Start of Block
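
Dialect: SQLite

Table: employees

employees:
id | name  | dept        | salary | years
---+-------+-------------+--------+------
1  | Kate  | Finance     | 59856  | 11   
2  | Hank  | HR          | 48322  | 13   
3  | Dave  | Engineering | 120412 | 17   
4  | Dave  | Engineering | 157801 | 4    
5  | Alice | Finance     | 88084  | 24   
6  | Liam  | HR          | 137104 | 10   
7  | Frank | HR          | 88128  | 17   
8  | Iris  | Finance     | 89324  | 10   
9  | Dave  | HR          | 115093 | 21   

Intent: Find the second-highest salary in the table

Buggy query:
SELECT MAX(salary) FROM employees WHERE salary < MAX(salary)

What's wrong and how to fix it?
Bug: MAX(salary) on the right of the comparison is an aggregate-in-WHERE error

Fix: Put the inner MAX in a scalar subquery

Corrected query:
SELECT MAX(salary) FROM employees WHERE salary < (SELECT MAX(salary) FROM employees)

Result:
MAX(salary)
-----------
137104     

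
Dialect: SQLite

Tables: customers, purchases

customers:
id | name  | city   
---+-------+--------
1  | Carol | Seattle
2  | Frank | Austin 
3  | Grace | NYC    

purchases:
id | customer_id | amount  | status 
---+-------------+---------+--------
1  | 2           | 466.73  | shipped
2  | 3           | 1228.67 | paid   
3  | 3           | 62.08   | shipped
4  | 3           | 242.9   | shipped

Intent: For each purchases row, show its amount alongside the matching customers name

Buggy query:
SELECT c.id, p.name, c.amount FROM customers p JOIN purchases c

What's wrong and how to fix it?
Bug: JOIN with no ON clause produces a cartesian product; every purchases row pairs with every customers row

Fix: Add ON c.customer_id = p.id to the JOIN

Corrected query:
SELECT c.id, p.name, c.amount FROM customers p JOIN purchases c ON c.customer_id = p.id

Result:
id | name  | amount 
---+-------+--------
1  | Frank | 466.73 
2  | Grace | 1228.67
3  | Grace | 62.08  
4  | Grace | 242.9  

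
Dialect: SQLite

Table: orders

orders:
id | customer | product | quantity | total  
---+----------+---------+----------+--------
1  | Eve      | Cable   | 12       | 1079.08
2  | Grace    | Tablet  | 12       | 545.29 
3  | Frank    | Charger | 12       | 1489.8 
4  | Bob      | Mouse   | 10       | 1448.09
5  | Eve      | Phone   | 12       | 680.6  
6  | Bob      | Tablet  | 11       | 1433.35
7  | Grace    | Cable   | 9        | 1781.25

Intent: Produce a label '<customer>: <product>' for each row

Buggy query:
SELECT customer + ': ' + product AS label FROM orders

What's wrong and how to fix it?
Bug: SQLite uses || for string concatenation; + coerces text to numbers (yielding 0)

Fix: Replace + with || to concatenate text

Corrected query:
SELECT customer || ': ' || product AS label FROM orders

Result:
label         
--------------
Eve: Cable    
Grace: Tablet 
Frank: Charger
Bob: Mouse    
Eve: Phone    
Bob: Tablet   
Grace: Cable  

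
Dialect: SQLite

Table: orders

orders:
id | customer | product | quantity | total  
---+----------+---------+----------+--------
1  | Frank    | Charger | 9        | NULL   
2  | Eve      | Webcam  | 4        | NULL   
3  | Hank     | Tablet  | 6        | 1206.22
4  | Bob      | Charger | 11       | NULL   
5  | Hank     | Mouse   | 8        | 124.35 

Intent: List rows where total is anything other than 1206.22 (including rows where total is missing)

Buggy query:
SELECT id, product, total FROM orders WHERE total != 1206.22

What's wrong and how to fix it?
Bug: 'total != 1206.22' is unknown when total is NULL, so NULL rows are silently excluded

Fix: Handle NULL separately with IS NULL alongside the inequality

Corrected query:
SELECT id, product, total FROM orders WHERE total != 1206.22 OR total IS NULL

Result:
id | product | total 
---+---------+-------
1  | Charger | NULL  
2  | Webcam  | NULL  
4  | Charger | NULL  
5  | Mouse   | 124.35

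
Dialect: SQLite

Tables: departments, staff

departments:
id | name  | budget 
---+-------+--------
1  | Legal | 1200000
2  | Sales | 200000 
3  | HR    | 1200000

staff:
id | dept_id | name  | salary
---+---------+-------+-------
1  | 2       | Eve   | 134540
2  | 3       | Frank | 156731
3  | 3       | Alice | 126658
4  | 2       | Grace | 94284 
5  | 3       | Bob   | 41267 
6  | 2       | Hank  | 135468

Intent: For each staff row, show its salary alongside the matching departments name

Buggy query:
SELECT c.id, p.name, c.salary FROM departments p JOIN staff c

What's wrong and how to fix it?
Bug: JOIN with no ON clause produces a cartesian product; every staff row pairs with every departments row

Fix: Specify the join condition linking the foreign key to the parent id

Corrected query:
SELECT c.id, p.name, c.salary FROM departments p JOIN staff c ON c.dept_id = p.id

Result:
id | name  | salary
---+-------+-------
1  | Sales | 134540
2  | HR    | 156731
3  | HR    | 126658
4  | Sales | 94284 
5  | HR    | 41267 
6  | Sales | 135468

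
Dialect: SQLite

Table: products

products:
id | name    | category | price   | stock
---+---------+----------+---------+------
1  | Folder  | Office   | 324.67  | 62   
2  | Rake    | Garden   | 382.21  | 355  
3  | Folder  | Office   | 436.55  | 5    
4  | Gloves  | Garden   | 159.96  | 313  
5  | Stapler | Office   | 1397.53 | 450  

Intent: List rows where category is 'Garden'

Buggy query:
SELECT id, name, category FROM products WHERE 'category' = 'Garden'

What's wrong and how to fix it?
Bug: 'category' in single quotes is a string literal, not the column; the comparison is literal-vs-literal and never true

Fix: Remove the quotes around the column name (or use double quotes for an identifier)

Corrected query:
SELECT id, name, category FROM products WHERE category = 'Garden'

Result:
id | name   | category
---+--------+---------
2  | Rake   | Garden  
4  | Gloves | Garden  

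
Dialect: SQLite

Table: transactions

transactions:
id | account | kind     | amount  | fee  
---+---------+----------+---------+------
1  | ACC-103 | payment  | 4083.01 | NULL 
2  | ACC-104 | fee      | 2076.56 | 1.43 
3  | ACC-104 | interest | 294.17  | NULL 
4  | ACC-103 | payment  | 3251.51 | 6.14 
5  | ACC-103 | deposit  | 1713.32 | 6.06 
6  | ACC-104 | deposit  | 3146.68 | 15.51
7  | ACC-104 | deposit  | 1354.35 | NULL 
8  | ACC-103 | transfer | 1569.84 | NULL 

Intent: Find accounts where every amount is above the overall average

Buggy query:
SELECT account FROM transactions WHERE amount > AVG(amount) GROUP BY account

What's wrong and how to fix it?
Bug: AVG() is an aggregate; it can't sit directly in WHERE

Fix: Compute the overall average in a scalar subquery and compare each group's MIN against it in HAVING

Corrected query:
SELECT account FROM transactions GROUP BY account HAVING MIN(amount) > (SELECT AVG(amount) FROM transactions)

Result:
(no rows)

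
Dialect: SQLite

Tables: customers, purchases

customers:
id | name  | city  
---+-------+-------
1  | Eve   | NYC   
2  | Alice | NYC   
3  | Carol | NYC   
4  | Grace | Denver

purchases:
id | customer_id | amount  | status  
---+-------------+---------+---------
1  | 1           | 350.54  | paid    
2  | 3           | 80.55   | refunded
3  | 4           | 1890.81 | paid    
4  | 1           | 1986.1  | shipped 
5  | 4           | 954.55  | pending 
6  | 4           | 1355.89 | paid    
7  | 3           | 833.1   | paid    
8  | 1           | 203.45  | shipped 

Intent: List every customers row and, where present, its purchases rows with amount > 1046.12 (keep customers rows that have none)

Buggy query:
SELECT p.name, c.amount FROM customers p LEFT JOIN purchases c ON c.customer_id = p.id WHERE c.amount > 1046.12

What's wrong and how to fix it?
Bug: A WHERE condition on the right-hand table after LEFT JOIN drops unmatched parents

Fix: Put 'c.amount > 1046.12' in the JOIN's ON clause instead of WHERE

Corrected query:
SELECT p.name, c.amount FROM customers p LEFT JOIN purchases c ON c.customer_id = p.id AND c.amount > 1046.12

Result:
name  | amount 
------+--------
Eve   | 1986.1 
Alice | NULL   
Carol | NULL   
Grace | 1355.89
Grace | 1890.81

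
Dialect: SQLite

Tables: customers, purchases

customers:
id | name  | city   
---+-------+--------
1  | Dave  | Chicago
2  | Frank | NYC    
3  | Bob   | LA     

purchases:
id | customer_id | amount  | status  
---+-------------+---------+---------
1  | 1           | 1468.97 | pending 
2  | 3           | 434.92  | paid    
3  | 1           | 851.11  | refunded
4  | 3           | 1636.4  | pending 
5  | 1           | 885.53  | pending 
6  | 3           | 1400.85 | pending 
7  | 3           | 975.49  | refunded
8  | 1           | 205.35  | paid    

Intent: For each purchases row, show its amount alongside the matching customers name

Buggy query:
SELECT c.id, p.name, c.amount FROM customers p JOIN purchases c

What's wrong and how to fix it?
Bug: Missing join condition: each purchases row is matched to all customers rows instead of just its own

Fix: Specify the join condition linking the foreign key to the parent id

Corrected query:
SELECT c.id, p.name, c.amount FROM customers p JOIN purchases c ON c.customer_id = p.id

Result:
id | name | amount 
---+------+--------
1  | Dave | 1468.97
2  | Bob  | 434.92 
3  | Dave | 851.11 
4  | Bob  | 1636.4 
5  | Dave | 885.53 
6  | Bob  | 1400.85
7  | Bob  | 975.49 
8  | Dave | 205.35 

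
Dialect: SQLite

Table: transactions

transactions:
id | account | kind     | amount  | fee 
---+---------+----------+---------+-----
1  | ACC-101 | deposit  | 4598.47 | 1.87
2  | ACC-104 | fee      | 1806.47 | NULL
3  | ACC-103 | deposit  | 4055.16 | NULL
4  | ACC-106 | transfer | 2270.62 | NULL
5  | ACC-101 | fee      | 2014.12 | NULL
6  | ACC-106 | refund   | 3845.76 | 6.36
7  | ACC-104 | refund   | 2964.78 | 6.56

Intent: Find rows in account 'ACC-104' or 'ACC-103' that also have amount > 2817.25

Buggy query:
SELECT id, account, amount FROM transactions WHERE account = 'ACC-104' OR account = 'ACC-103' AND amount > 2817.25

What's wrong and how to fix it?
Bug: Without parentheses, AND is evaluated before OR, so the amount filter only applies to the 'ACC-103' branch

Fix: Add parentheses around the OR so the AND applies to both alternatives

Corrected query:
SELECT id, account, amount FROM transactions WHERE (account = 'ACC-104' OR account = 'ACC-103') AND amount > 2817.25

Result:
id | account | amount 
---+---------+--------
3  | ACC-103 | 4055.16
7  | ACC-104 | 2964.78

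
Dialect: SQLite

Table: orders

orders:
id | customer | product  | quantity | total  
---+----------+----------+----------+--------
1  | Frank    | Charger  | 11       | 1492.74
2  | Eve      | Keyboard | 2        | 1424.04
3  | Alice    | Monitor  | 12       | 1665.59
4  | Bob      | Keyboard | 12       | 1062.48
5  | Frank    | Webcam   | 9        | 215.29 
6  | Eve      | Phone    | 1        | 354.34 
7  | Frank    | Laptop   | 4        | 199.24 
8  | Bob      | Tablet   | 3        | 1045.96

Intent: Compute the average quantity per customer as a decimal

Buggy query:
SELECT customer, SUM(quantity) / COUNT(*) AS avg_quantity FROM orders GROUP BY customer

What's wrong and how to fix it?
Bug: SUM(quantity) and COUNT(*) are both integers; the division truncates the fractional part

Fix: Multiply by 1.0 (or CAST to REAL) to force floating-point division

Corrected query:
SELECT customer, SUM(quantity) * 1.0 / COUNT(*) AS avg_quantity FROM orders GROUP BY customer

Result:
customer | avg_quantity
---------+-------------
Alice    | 12          
Bob      | 7.5         
Eve      | 1.5         
Frank    | 8           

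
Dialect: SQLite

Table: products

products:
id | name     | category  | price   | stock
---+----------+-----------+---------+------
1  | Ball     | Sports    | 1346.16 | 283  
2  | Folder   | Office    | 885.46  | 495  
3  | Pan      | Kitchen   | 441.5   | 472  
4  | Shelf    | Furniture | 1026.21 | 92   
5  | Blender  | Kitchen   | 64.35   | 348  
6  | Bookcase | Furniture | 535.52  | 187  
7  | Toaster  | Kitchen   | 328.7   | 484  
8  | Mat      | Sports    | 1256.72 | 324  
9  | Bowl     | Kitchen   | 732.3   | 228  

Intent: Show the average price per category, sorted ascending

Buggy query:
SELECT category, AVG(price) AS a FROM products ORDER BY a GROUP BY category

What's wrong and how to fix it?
Bug: ORDER BY appears before GROUP BY; SQL clause order requires GROUP BY first

Fix: Reorder: SELECT … FROM … GROUP BY … ORDER BY …

Corrected query:
SELECT category, AVG(price) AS a FROM products GROUP BY category ORDER BY a

Result:
category  | a       
----------+---------
Kitchen   | 391.7125
Furniture | 780.865 
Office    | 885.46  
Sports    | 1301.44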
End of Block
**Your task**
Your task is to show every line of the listing above containing "deposit".

**Answer area**
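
5  | ACC-103 | deposit  | 1713.32 | 6.06 
6  | ACC-104 | deposit  | 3146.68 | 15.51
7  | ACC-104 | deposit  | 1354.35 | NULL 
1  | ACC-101 | deposit  | 4598.47 | 1.87
3  | ACC-103 | deposit  | 4055.16 | NULL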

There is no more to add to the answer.